*What you will do*:
Give back only the lines in the records below from the one with "Let j(l) = O(l), O(S)" to the one with "Answer: -1/5380 ≈ -0.00018587", both inclusive, word for word.

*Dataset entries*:

- - - - -

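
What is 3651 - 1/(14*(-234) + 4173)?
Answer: 3274946/897 ≈ 3651.0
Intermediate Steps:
3651 - 1/(14*(-234) + 4173) = 3651 - 1/(-3276 + 4173) = 3651 - 1/897 = 3274946/897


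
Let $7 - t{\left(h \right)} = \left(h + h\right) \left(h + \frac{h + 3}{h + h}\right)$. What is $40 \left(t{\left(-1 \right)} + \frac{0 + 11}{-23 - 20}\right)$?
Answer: $\frac{4720}{43} \approx 109.77$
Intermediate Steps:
$t{\left(h \right)} = 7 - 2 h \left(h + \frac{3 + h}{2 h}\right)$ ($t{\left(h \right)} = 7 - \left(h + h\right) \left(h + \frac{h + 3}{h + h}\right) = 7 - 2 h \left(h + \frac{3 + h}{2 h}\right)$)
$40 \left(t{\left(-1 \right)} + \frac{0 + 11}{-23 - 20}\right) = 40 \left(\left(4 - -1 - 2 \left(-1\right)^{2}\right) + \frac{0 + 11}{-23 - 20}\right) = 40 \left(\left(4 + 1 - 2\right) + \frac{11}{-43}\right) = 40 \left(\left(4 + 1 - 2\right) + 11 \left(- \frac{1}{43}\right)\right) = 40 \left(3 - \frac{11}{43}\right) = 40 \cdot \frac{118}{43} = \frac{4720}{43}$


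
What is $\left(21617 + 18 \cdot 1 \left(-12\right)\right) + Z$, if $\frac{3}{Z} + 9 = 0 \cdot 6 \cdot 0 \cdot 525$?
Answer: $\frac{64202}{3} \approx 21401.0$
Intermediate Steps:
$Z = - \frac{1}{3}$ ($Z = \frac{3}{-9 + 0 \cdot 6 \cdot 0 \cdot 525} = \frac{3}{-9 + 0 \cdot 0 \cdot 525} = \frac{3}{-9 + 0 \cdot 525} = \frac{3}{-9 + 0} = \frac{3}{-9} = 3 \left(- \frac{1}{9}\right) = - \frac{1}{3} \approx -0.33333$)
$\left(21617 + 18 \cdot 1 \left(-12\right)\right) + Z = \left(21617 + 18 \cdot 1 \left(-12\right)\right) - \frac{1}{3} = \left(21617 + 18 \left(-12\right)\right) - \frac{1}{3} = \left(21617 - 216\right) - \frac{1}{3} = 21401 - \frac{1}{3} = \frac{64202}{3}$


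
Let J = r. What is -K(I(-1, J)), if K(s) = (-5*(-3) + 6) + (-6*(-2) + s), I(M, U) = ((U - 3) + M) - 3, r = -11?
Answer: -15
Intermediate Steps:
J = -11
I(M, U) = -6 + M + U (I(M, U) = ((-3 + U) + M) - 3 = (-3 + M + U) - 3 = -6 + M + U)
K(s) = 33 + s (K(s) = (15 + 6) + (12 + s) = 21 + (12 + s) = 33 + s)
-K(I(-1, J)) = -(33 + (-6 - 1 - 11)) = -(33 - 18) = -1*15 = -15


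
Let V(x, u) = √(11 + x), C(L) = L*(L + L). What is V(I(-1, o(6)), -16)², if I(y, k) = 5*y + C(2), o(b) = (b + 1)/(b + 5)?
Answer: 14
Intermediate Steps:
C(L) = 2*L² (C(L) = L*(2*L) = 2*L²)
o(b) = (1 + b)/(5 + b)
I(y, k) = 8 + 5*y (I(y, k) = 5*y + 2*2² = 5*y + 2*4 = 5*y + 8 = 8 + 5*y)
V(I(-1, o(6)), -16)² = (√(11 + (8 + 5*(-1))))² = (√(11 + (8 - 5)))² = (√(11 + 3))² = (√14)² = 14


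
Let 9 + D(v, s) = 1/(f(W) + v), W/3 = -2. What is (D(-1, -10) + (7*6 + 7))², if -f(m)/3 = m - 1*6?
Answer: 1962801/1225 ≈ 1602.3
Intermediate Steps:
W = -6 (W = 3*(-2) = -6)
f(m) = 18 - 3*m (f(m) = -3*(m - 1*6) = -3*(m - 6) = -3*(-6 + m) = 18 - 3*m)
D(v, s) = -9 + 1/(36 + v) (D(v, s) = -9 + 1/((18 - 3*(-6)) + v) = -9 + 1/((18 + 18) + v) = -9 + 1/(36 + v))
(D(-1, -10) + (7*6 + 7))² = ((-323 - 9*(-1))/(36 - 1) + (7*6 + 7))² = ((-323 + 9)/35 + (42 + 7))² = ((1/35)*(-314) + 49)² = (-314/35 + 49)² = (1401/35)² = 1962801/1225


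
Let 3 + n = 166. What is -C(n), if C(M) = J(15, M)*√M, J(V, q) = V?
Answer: -15*√163 ≈ -191.51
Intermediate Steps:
n = 163 (n = -3 + 166 = 163)
C(M) = 15*√M
-C(n) = -15*√163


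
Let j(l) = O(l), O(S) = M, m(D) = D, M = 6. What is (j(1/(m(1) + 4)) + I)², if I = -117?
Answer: 12321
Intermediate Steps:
O(S) = 6
j(l) = 6
(j(1/(m(1) + 4)) + I)² = (6 - 117)² = (-111)² = 12321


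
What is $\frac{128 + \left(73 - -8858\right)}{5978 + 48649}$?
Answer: $\frac{9059}{54627} \approx 0.16583$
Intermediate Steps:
$\frac{128 + \left(73 - -8858\right)}{5978 + 48649} = \frac{128 + \left(73 + 8858\right)}{54627} = \left(128 + 8931\right) \frac{1}{54627} = 9059 \cdot \frac{1}{54627} = \frac{9059}{54627}$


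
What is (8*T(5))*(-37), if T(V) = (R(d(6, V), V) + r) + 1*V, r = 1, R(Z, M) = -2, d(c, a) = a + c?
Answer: -1184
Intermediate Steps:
T(V) = -1 + V (T(V) = (-2 + 1) + 1*V = -1 + V)
(8*T(5))*(-37) = (8*(-1 + 5))*(-37) = (8*4)*(-37) = 32*(-37) = -1184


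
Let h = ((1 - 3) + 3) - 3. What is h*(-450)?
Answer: 900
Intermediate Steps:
h = -2 (h = (-2 + 3) - 3 = 1 - 3 = -2)
h*(-450) = -2*(-450) = 900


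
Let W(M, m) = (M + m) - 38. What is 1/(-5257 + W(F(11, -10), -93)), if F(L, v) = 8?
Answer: -1/5380 ≈ -0.00018587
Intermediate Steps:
W(M, m) = -38 + M + m
1/(-5257 + W(F(11, -10), -93)) = 1/(-5257 + (-38 + 8 - 93)) = 1/(-5257 - 123) = 1/(-5380) = -1/5380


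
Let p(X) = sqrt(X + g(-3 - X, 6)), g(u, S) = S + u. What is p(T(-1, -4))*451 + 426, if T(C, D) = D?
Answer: 426 + 451*sqrt(3) ≈ 1207.2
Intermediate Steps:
p(X) = sqrt(3) (p(X) = sqrt(X + (6 + (-3 - X))) = sqrt(X + (3 - X)) = sqrt(3))
p(T(-1, -4))*451 + 426 = sqrt(3)*451 + 426 = 451*sqrt(3) + 426 = 426 + 451*sqrt(3)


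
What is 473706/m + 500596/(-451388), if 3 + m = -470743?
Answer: -56184846068/26561136931 ≈ -2.1153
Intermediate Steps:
m = -470746 (m = -3 - 470743 = -470746)
473706/m + 500596/(-451388) = 473706/(-470746) + 500596/(-451388) = 473706*(-1/470746) + 500596*(-1/451388) = -236853/235373 - 125149/112847 = -56184846068/26561136931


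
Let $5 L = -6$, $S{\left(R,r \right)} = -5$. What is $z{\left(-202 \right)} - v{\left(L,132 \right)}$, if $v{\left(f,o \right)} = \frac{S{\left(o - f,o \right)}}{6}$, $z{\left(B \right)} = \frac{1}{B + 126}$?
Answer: $\frac{187}{228} \approx 0.82018$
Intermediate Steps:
$z{\left(B \right)} = \frac{1}{126 + B}$
$L = - \frac{6}{5}$ ($L = \frac{1}{5} \left(-6\right) = - \frac{6}{5} \approx -1.2$)
$v{\left(f,o \right)} = - \frac{5}{6}$
$z{\left(-202 \right)} - v{\left(L,132 \right)} = \frac{1}{126 - 202} - - \frac{5}{6} = \frac{1}{-76} + \frac{5}{6} = - \frac{1}{76} + \frac{5}{6} = \frac{187}{228}$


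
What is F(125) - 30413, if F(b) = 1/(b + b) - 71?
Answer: -7620999/250 ≈ -30484.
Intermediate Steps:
F(b) = -71 + 1/(2*b) (F(b) = 1/(2*b) - 71 = -71 + 1/(2*b))
F(125) - 30413 = (-71 + (1/2)/125) - 30413 = (-71 + (1/2)*(1/125)) - 30413 = (-71 + 1/250) - 30413 = -17749/250 - 30413 = -7620999/250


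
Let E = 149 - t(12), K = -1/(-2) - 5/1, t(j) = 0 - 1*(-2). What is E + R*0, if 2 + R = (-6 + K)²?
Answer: 147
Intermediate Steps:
t(j) = 2 (t(j) = 0 + 2 = 2)
K = -9/2 (K = -1*(-½) - 5*1 = ½ - 5 = -9/2 ≈ -4.5000)
R = 433/4 (R = -2 + (-6 - 9/2)² = -2 + (-21/2)² = -2 + 441/4 = 433/4 ≈ 108.25)
E = 147 (E = 149 - 1*2 = 149 - 2 = 147)
E + R*0 = 147 + (433/4)*0 = 147 + 0 = 147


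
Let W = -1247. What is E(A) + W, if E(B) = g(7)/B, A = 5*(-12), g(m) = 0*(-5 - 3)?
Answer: -1247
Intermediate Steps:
g(m) = 0 (g(m) = 0*(-8) = 0)
A = -60
E(B) = 0 (E(B) = 0/B = 0)
E(A) + W = 0 - 1247 = -1247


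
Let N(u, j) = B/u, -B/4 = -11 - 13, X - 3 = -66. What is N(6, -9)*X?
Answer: -1008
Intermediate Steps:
X = -63 (X = 3 - 66 = -63)
B = 96 (B = -4*(-11 - 13) = -4*(-24) = 96)
N(u, j) = 96/u
N(6, -9)*X = (96/6)*(-63) = (96*(⅙))*(-63) = 16*(-63) = -1008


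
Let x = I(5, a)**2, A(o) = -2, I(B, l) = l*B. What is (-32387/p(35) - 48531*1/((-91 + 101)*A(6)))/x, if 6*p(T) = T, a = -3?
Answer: -48619/3500 ≈ -13.891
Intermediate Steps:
I(B, l) = B*l
p(T) = T/6
x = 225 (x = (5*(-3))**2 = (-15)**2 = 225)
(-32387/p(35) - 48531*1/((-91 + 101)*A(6)))/x = (-32387/((1/6)*35) - 48531*(-1/(2*(-91 + 101))))/225 = (-32387/35/6 - 48531/(10*(-2)))*(1/225) = (-32387*6/35 - 48531/(-20))*(1/225) = (-194322/35 - 48531*(-1/20))*(1/225) = (-194322/35 + 48531/20)*(1/225) = -437571/140*1/225 = -48619/3500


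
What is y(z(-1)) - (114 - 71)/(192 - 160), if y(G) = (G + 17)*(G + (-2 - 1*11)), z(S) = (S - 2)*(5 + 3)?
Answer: 8245/32 ≈ 257.66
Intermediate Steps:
z(S) = -16 + 8*S (z(S) = (-2 + S)*8 = -16 + 8*S)
y(G) = (-13 + G)*(17 + G) (y(G) = (17 + G)*(G + (-2 - 11)) = (17 + G)*(G - 13) = (17 + G)*(-13 + G) = (-13 + G)*(17 + G))
y(z(-1)) - (114 - 71)/(192 - 160) = (-221 + (-16 + 8*(-1))² + 4*(-16 + 8*(-1))) - (114 - 71)/(192 - 160) = (-221 + (-16 - 8)² + 4*(-16 - 8)) - 43/32 = (-221 + (-24)² + 4*(-24)) - 43/32 = (-221 + 576 - 96) - 1*43/32 = 259 - 43/32 = 8245/32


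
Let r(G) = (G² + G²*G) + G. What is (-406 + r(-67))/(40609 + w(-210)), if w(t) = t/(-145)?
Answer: -8605663/1177703 ≈ -7.3072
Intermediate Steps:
w(t) = -t/145 (w(t) = t*(-1/145) = -t/145)
r(G) = G + G² + G³ (r(G) = (G² + G³) + G = G + G² + G³)
(-406 + r(-67))/(40609 + w(-210)) = (-406 - 67*(1 - 67 + (-67)²))/(40609 - 1/145*(-210)) = (-406 - 67*(1 - 67 + 4489))/(40609 + 42/29) = (-406 - 67*4423)/(1177703/29) = (-406 - 296341)*(29/1177703) = -296747*29/1177703 = -8605663/1177703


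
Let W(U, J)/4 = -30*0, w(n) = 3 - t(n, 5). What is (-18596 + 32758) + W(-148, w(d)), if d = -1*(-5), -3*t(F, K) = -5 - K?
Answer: 14162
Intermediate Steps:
t(F, K) = 5/3 + K/3 (t(F, K) = -(-5 - K)/3 = 5/3 + K/3)
d = 5
w(n) = -1/3 (w(n) = 3 - (5/3 + (1/3)*5) = 3 - (5/3 + 5/3) = 3 - 1*10/3 = 3 - 10/3 = -1/3)
W(U, J) = 0 (W(U, J) = 4*(-30*0) = 4*0 = 0)
(-18596 + 32758) + W(-148, w(d)) = (-18596 + 32758) + 0 = 14162 + 0 = 14162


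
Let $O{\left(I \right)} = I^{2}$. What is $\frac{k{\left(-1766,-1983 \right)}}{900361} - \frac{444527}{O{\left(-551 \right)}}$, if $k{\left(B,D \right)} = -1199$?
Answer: $- \frac{36418071986}{24850045451} \approx -1.4655$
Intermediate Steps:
$\frac{k{\left(-1766,-1983 \right)}}{900361} - \frac{444527}{O{\left(-551 \right)}} = - \frac{1199}{900361} - \frac{444527}{\left(-551\right)^{2}} = \left(-1199\right) \frac{1}{900361} - \frac{444527}{303601} = - \frac{109}{81851} - \frac{444527}{303601} = - \frac{36418071986}{24850045451}$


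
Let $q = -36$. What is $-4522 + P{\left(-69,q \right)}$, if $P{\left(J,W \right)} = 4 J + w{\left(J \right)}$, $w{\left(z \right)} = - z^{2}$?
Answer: $-9559$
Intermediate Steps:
$P{\left(J,W \right)} = - J^{2} + 4 J$ ($P{\left(J,W \right)} = 4 J - J^{2} = - J^{2} + 4 J$)
$-4522 + P{\left(-69,q \right)} = -4522 - 69 \left(4 - -69\right) = -4522 - 69 \left(4 + 69\right) = -4522 - 5037 = -9559$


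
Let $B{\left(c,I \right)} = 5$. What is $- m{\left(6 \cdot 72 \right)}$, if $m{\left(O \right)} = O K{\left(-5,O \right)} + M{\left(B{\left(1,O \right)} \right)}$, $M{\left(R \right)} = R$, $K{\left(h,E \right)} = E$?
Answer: $-186629$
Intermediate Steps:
$m{\left(O \right)} = 5 + O^{2}$ ($m{\left(O \right)} = O O + 5 = O^{2} + 5 = 5 + O^{2}$)
$- m{\left(6 \cdot 72 \right)} = - (5 + \left(6 \cdot 72\right)^{2}) = - (5 + 432^{2}) = - (5 + 186624) = \left(-1\right) 186629 = -186629$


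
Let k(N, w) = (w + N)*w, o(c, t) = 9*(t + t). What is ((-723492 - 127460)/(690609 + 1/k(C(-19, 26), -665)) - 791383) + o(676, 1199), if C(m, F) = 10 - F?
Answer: -120378842037642533/156376322393 ≈ -7.6980e+5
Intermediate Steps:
o(c, t) = 18*t (o(c, t) = 9*(2*t) = 18*t)
k(N, w) = w*(N + w) (k(N, w) = (N + w)*w = w*(N + w))
((-723492 - 127460)/(690609 + 1/k(C(-19, 26), -665)) - 791383) + o(676, 1199) = ((-723492 - 127460)/(690609 + 1/(-665*((10 - 1*26) - 665))) - 791383) + 18*1199 = (-850952/(690609 + 1/(-665*((10 - 26) - 665))) - 791383) + 21582 = (-850952/(690609 + 1/(-665*(-16 - 665))) - 791383) + 21582 = (-850952/(690609 + 1/(-665*(-681))) - 791383) + 21582 = (-850952/(690609 + 1/452865) - 791383) + 21582 = (-850952/312752644786/452865 - 791383) + 21582 = (-850952*452865/312752644786 - 791383) + 21582 = (-192683188740/156376322393 - 791383) + 21582 = -123753755827528259/156376322393 + 21582 = -120378842037642533/156376322393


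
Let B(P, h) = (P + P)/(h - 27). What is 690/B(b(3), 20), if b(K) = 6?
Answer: -805/2 ≈ -402.50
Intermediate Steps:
B(P, h) = 2*P/(-27 + h) (B(P, h) = (2*P)/(-27 + h) = 2*P/(-27 + h))
690/B(b(3), 20) = 690/((2*6/(-27 + 20))) = 690/((2*6/(-7))) = 690/((2*6*(-1/7))) = 690/(-12/7) = 690*(-7/12) = -805/2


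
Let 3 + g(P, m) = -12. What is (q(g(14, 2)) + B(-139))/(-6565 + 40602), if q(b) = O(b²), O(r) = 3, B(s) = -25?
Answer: -22/34037 ≈ -0.00064636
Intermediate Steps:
g(P, m) = -15 (g(P, m) = -3 - 12 = -15)
q(b) = 3
(q(g(14, 2)) + B(-139))/(-6565 + 40602) = (3 - 25)/(-6565 + 40602) = -22/34037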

- - - - -

*Response area*:
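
Let j(l) = O(l), O(S) = M, m(D) = D, M = 6. What is (j(1/(m(1) + 4)) + I)², if I = -117?
Answer: 12321
Intermediate Steps:
O(S) = 6
j(l) = 6
(j(1/(m(1) + 4)) + I)² = (6 - 117)² = (-111)² = 12321


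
What is $\frac{128 + \left(73 - -8858\right)}{5978 + 48649}$?
Answer: $\frac{9059}{54627} \approx 0.16583$
Intermediate Steps:
$\frac{128 + \left(73 - -8858\right)}{5978 + 48649} = \frac{128 + \left(73 + 8858\right)}{54627} = \left(128 + 8931\right) \frac{1}{54627} = 9059 \cdot \frac{1}{54627} = \frac{9059}{54627}$


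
What is (8*T(5))*(-37), if T(V) = (R(d(6, V), V) + r) + 1*V, r = 1, R(Z, M) = -2, d(c, a) = a + c?
Answer: -1184
Intermediate Steps:
T(V) = -1 + V (T(V) = (-2 + 1) + 1*V = -1 + V)
(8*T(5))*(-37) = (8*(-1 + 5))*(-37) = (8*4)*(-37) = 32*(-37) = -1184


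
Let h = ((1 - 3) + 3) - 3. What is h*(-450)?
Answer: 900
Intermediate Steps:
h = -2 (h = (-2 + 3) - 3 = 1 - 3 = -2)
h*(-450) = -2*(-450) = 900


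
Let W(M, m) = (M + m) - 38. What is 1/(-5257 + W(F(11, -10), -93)), if F(L, v) = 8?
Answer: -1/5380 ≈ -0.00018587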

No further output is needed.